[Try it]: Filter these entries down to lines holding "equals".

(Stored items)

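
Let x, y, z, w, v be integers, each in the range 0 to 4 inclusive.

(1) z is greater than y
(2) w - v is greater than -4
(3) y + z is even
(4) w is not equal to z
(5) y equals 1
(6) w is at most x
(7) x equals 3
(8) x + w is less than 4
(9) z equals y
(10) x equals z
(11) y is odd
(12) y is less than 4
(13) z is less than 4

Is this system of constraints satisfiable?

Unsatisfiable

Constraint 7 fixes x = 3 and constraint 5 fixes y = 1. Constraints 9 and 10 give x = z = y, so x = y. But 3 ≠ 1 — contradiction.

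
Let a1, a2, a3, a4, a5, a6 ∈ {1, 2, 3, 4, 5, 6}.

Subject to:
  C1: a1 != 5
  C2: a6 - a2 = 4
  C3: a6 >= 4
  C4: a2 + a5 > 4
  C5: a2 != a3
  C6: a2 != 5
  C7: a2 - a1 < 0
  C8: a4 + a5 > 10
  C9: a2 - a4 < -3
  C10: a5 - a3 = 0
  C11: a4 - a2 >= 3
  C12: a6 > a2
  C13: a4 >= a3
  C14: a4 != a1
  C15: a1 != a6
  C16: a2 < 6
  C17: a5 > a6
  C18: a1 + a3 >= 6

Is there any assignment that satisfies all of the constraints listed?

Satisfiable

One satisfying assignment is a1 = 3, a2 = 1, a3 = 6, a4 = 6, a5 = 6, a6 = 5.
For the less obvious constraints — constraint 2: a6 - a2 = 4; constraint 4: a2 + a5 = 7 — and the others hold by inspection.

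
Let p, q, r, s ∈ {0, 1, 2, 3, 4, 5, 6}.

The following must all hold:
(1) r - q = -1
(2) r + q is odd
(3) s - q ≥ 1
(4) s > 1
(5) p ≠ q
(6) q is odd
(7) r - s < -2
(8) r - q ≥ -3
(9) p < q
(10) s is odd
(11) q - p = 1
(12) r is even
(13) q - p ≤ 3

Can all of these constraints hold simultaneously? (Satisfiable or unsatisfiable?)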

[Output of the exercise]:
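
(5) y equals 1
(7) x equals 3
(9) z equals y
(10) x equals z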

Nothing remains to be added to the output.